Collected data
***

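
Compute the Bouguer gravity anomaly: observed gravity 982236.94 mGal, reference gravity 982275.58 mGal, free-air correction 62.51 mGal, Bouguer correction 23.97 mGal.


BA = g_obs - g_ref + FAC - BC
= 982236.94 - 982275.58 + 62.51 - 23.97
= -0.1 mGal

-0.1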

***

**YOUR INSTRUCTIONS**.
Output every entry exactly as it appears.

**THE COMPLETED TASK**.
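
Compute the Bouguer gravity anomaly: observed gravity 982236.94 mGal, reference gravity 982275.58 mGal, free-air correction 62.51 mGal, Bouguer correction 23.97 mGal.


BA = g_obs - g_ref + FAC - BC
= 982236.94 - 982275.58 + 62.51 - 23.97
= -0.1 mGal

-0.1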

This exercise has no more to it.